### Task prompt
Take the listing below and print exactly the lines starting at the line containing "Option II |" and ending at the line containing "Option II > Plan C |", both ends included, and no others.

### Listed entries
****************

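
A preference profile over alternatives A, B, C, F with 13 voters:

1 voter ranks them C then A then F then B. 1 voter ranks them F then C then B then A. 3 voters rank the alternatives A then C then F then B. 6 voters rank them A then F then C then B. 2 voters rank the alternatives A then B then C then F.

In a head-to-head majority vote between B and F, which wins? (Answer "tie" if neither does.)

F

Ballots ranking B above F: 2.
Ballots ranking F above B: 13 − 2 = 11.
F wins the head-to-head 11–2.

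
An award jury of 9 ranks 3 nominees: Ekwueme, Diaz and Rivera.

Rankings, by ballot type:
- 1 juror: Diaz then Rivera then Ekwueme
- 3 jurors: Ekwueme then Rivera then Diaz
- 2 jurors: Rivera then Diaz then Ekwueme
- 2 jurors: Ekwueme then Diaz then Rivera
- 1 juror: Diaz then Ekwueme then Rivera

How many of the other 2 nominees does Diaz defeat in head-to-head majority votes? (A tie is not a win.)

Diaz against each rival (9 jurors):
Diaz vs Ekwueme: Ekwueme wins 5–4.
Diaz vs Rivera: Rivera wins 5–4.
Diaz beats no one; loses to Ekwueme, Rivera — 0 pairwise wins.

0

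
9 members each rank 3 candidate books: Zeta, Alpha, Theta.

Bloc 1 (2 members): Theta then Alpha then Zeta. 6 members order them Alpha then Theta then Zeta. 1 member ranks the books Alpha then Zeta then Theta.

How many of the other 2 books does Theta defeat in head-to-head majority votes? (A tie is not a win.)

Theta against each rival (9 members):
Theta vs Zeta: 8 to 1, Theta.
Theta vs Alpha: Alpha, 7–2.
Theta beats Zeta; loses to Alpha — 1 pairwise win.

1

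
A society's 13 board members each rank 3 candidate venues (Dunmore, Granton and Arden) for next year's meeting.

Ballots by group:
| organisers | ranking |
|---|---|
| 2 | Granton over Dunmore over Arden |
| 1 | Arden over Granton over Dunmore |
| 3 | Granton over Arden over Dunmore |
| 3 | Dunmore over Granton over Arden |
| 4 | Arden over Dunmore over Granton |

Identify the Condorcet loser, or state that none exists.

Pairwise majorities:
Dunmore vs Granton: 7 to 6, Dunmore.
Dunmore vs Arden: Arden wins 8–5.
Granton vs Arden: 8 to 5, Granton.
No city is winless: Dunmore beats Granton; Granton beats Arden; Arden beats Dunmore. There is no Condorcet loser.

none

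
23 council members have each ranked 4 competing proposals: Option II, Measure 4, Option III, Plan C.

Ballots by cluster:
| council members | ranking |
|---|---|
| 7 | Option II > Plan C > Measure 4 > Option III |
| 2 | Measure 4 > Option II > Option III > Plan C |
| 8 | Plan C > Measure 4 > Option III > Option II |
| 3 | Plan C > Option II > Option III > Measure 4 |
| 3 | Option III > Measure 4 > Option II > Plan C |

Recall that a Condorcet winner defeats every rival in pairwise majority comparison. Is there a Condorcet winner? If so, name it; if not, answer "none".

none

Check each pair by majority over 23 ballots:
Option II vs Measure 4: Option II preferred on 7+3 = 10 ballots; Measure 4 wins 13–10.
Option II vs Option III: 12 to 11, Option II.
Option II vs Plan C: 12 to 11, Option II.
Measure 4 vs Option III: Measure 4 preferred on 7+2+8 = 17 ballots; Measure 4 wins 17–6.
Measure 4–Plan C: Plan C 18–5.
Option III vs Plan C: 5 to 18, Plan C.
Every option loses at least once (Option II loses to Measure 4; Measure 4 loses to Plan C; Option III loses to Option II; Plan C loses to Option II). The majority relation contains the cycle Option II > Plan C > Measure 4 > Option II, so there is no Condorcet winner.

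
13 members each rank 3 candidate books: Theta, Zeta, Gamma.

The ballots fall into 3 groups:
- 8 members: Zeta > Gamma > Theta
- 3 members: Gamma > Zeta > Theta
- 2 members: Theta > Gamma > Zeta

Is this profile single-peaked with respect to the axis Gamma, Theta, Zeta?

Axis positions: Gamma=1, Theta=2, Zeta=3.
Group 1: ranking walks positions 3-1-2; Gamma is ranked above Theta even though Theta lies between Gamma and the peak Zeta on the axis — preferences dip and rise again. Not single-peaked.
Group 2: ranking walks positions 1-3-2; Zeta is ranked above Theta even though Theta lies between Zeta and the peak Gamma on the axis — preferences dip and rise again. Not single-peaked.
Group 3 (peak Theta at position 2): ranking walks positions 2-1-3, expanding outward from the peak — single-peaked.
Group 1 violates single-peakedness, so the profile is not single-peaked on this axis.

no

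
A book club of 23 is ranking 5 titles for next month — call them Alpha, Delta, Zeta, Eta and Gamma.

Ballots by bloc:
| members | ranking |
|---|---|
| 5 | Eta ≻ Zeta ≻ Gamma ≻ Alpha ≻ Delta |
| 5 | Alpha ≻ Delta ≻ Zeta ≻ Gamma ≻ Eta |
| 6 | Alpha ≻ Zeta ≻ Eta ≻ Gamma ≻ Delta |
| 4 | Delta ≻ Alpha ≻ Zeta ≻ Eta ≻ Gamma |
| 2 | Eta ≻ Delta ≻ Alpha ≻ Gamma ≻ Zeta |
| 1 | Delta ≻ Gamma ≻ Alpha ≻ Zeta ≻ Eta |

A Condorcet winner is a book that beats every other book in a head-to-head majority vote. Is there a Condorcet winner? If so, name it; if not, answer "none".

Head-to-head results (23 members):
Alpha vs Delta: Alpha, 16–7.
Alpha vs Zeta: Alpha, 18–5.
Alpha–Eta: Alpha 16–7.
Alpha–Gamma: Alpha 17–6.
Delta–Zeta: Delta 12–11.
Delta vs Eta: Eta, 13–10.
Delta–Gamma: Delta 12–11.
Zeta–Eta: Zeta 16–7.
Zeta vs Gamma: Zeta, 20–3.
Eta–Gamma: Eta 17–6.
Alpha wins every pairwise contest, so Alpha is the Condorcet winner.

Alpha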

****************

### Solution to the exercise
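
| 8 | Plan C > Measure 4 > Option III > Option II |
| 3 | Plan C > Option II > Option III > Measure 4 |
| 3 | Option III > Measure 4 > Option II > Plan C |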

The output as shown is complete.